# Exercise
Everything from the line containing "1. branch work" to the last line of the listing below, inclusive, is what you should output, exactly as it appears.

# Recorded information

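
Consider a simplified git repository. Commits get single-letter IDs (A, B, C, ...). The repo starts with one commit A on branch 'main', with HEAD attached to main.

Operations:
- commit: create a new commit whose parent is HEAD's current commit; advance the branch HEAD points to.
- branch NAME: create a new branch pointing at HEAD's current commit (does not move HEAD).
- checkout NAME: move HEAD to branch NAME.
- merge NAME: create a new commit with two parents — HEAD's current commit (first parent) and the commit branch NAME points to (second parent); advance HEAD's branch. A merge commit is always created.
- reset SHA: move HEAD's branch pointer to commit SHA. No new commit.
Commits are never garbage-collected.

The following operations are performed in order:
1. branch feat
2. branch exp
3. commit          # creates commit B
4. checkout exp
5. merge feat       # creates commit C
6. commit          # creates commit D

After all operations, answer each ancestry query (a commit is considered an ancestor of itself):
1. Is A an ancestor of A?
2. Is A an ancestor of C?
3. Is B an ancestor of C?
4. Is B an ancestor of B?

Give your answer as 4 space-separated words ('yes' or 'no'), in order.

After op 1 (branch): HEAD=main@A [feat=A main=A]
After op 2 (branch): HEAD=main@A [exp=A feat=A main=A]
After op 3 (commit): HEAD=main@B [exp=A feat=A main=B]
After op 4 (checkout): HEAD=exp@A [exp=A feat=A main=B]
After op 5 (merge): HEAD=exp@C [exp=C feat=A main=B]
After op 6 (commit): HEAD=exp@D [exp=D feat=A main=B]
ancestors(A) = {A}; A in? yes
ancestors(C) = {A,C}; A in? yes
ancestors(C) = {A,C}; B in? no
ancestors(B) = {A,B}; B in? yes

Answer: yes yes no yes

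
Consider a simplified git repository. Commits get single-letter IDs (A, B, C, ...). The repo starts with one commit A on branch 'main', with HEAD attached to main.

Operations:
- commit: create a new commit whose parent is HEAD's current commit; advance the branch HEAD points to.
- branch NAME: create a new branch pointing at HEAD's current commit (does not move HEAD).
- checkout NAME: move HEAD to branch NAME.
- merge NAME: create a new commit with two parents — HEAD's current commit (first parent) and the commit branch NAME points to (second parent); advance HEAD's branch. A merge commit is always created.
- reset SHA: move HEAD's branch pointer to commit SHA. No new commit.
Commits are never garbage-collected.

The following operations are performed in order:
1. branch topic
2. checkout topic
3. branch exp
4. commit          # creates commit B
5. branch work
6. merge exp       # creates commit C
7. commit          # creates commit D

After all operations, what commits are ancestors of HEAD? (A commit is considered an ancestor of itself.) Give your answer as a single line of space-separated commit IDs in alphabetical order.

Answer: A B C D

Derivation:
After op 1 (branch): HEAD=main@A [main=A topic=A]
After op 2 (checkout): HEAD=topic@A [main=A topic=A]
After op 3 (branch): HEAD=topic@A [exp=A main=A topic=A]
After op 4 (commit): HEAD=topic@B [exp=A main=A topic=B]
After op 5 (branch): HEAD=topic@B [exp=A main=A topic=B work=B]
After op 6 (merge): HEAD=topic@C [exp=A main=A topic=C work=B]
After op 7 (commit): HEAD=topic@D [exp=A main=A topic=D work=B]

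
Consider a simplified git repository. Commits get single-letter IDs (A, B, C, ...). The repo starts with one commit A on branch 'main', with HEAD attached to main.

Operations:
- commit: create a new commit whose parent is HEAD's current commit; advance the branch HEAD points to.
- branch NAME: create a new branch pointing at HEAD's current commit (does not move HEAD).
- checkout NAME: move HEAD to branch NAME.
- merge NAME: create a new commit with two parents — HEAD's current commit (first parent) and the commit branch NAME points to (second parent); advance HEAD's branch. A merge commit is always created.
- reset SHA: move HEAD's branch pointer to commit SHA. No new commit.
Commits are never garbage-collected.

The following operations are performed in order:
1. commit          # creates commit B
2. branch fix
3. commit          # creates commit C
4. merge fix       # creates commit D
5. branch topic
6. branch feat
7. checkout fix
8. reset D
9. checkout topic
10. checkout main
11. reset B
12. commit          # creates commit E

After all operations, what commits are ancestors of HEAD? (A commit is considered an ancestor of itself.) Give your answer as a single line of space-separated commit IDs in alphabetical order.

After op 1 (commit): HEAD=main@B [main=B]
After op 2 (branch): HEAD=main@B [fix=B main=B]
After op 3 (commit): HEAD=main@C [fix=B main=C]
After op 4 (merge): HEAD=main@D [fix=B main=D]
After op 5 (branch): HEAD=main@D [fix=B main=D topic=D]
After op 6 (branch): HEAD=main@D [feat=D fix=B main=D topic=D]
After op 7 (checkout): HEAD=fix@B [feat=D fix=B main=D topic=D]
After op 8 (reset): HEAD=fix@D [feat=D fix=D main=D topic=D]
After op 9 (checkout): HEAD=topic@D [feat=D fix=D main=D topic=D]
After op 10 (checkout): HEAD=main@D [feat=D fix=D main=D topic=D]
After op 11 (reset): HEAD=main@B [feat=D fix=D main=B topic=D]
After op 12 (commit): HEAD=main@E [feat=D fix=D main=E topic=D]

Answer: A B E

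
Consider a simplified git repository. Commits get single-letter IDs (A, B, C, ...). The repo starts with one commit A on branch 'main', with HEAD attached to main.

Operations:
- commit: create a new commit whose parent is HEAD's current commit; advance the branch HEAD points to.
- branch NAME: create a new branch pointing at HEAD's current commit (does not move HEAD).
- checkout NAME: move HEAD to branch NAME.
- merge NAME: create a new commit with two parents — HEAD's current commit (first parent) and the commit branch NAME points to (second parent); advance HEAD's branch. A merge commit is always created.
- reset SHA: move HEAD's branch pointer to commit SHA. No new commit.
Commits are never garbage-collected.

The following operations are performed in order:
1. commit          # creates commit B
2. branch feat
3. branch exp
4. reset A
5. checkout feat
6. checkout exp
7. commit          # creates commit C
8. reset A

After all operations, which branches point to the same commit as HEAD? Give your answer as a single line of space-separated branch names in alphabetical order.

Answer: exp main

Derivation:
After op 1 (commit): HEAD=main@B [main=B]
After op 2 (branch): HEAD=main@B [feat=B main=B]
After op 3 (branch): HEAD=main@B [exp=B feat=B main=B]
After op 4 (reset): HEAD=main@A [exp=B feat=B main=A]
After op 5 (checkout): HEAD=feat@B [exp=B feat=B main=A]
After op 6 (checkout): HEAD=exp@B [exp=B feat=B main=A]
After op 7 (commit): HEAD=exp@C [exp=C feat=B main=A]
After op 8 (reset): HEAD=exp@A [exp=A feat=B main=A]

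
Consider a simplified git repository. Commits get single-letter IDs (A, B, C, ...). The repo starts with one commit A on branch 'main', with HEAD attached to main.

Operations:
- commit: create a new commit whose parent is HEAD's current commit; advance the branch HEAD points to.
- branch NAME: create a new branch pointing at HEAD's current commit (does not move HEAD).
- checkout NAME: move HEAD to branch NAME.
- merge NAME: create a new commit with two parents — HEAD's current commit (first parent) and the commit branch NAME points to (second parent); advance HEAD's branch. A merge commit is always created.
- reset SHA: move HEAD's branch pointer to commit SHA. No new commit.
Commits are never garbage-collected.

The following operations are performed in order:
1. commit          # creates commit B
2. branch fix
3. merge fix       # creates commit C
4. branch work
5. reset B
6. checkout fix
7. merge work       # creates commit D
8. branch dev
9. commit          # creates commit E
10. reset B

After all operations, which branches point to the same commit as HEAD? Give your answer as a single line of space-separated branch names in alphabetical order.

After op 1 (commit): HEAD=main@B [main=B]
After op 2 (branch): HEAD=main@B [fix=B main=B]
After op 3 (merge): HEAD=main@C [fix=B main=C]
After op 4 (branch): HEAD=main@C [fix=B main=C work=C]
After op 5 (reset): HEAD=main@B [fix=B main=B work=C]
After op 6 (checkout): HEAD=fix@B [fix=B main=B work=C]
After op 7 (merge): HEAD=fix@D [fix=D main=B work=C]
After op 8 (branch): HEAD=fix@D [dev=D fix=D main=B work=C]
After op 9 (commit): HEAD=fix@E [dev=D fix=E main=B work=C]
After op 10 (reset): HEAD=fix@B [dev=D fix=B main=B work=C]

Answer: fix main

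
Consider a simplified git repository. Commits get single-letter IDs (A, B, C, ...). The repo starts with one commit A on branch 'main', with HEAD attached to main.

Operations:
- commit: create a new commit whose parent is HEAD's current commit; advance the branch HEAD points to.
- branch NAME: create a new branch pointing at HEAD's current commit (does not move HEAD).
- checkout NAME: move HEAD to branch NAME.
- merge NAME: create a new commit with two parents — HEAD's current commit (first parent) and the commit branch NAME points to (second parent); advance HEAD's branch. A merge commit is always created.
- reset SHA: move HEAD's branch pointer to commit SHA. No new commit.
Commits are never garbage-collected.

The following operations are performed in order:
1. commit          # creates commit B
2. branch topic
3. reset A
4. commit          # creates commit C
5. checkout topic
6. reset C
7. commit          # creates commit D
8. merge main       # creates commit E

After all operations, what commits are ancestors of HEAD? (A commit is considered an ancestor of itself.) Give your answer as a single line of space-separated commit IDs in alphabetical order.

After op 1 (commit): HEAD=main@B [main=B]
After op 2 (branch): HEAD=main@B [main=B topic=B]
After op 3 (reset): HEAD=main@A [main=A topic=B]
After op 4 (commit): HEAD=main@C [main=C topic=B]
After op 5 (checkout): HEAD=topic@B [main=C topic=B]
After op 6 (reset): HEAD=topic@C [main=C topic=C]
After op 7 (commit): HEAD=topic@D [main=C topic=D]
After op 8 (merge): HEAD=topic@E [main=C topic=E]

Answer: A C D E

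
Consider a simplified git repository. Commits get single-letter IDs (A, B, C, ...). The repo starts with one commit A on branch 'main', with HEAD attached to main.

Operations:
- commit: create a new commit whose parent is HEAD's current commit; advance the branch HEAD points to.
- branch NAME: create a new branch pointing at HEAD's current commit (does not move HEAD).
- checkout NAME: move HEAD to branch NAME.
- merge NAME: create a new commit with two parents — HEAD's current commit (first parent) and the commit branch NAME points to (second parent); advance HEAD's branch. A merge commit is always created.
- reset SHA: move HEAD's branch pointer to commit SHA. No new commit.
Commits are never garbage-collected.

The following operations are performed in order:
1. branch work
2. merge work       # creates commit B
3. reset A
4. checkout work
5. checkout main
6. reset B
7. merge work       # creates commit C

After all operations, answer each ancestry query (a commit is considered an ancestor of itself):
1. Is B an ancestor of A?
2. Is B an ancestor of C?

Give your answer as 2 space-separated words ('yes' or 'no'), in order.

Answer: no yes

Derivation:
After op 1 (branch): HEAD=main@A [main=A work=A]
After op 2 (merge): HEAD=main@B [main=B work=A]
After op 3 (reset): HEAD=main@A [main=A work=A]
After op 4 (checkout): HEAD=work@A [main=A work=A]
After op 5 (checkout): HEAD=main@A [main=A work=A]
After op 6 (reset): HEAD=main@B [main=B work=A]
After op 7 (merge): HEAD=main@C [main=C work=A]
ancestors(A) = {A}; B in? no
ancestors(C) = {A,B,C}; B in? yes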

# Your solution
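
1. branch work
2. merge work       # creates commit B
3. reset A
4. checkout work
5. checkout main
6. reset B
7. merge work       # creates commit C

After all operations, answer each ancestry query (a commit is considered an ancestor of itself):
1. Is B an ancestor of A?
2. Is B an ancestor of C?

Give your answer as 2 space-separated words ('yes' or 'no'), in order.

Answer: no yes

Derivation:
After op 1 (branch): HEAD=main@A [main=A work=A]
After op 2 (merge): HEAD=main@B [main=B work=A]
After op 3 (reset): HEAD=main@A [main=A work=A]
After op 4 (checkout): HEAD=work@A [main=A work=A]
After op 5 (checkout): HEAD=main@A [main=A work=A]
After op 6 (reset): HEAD=main@B [main=B work=A]
After op 7 (merge): HEAD=main@C [main=C work=A]
ancestors(A) = {A}; B in? no
ancestors(C) = {A,B,C}; B in? yes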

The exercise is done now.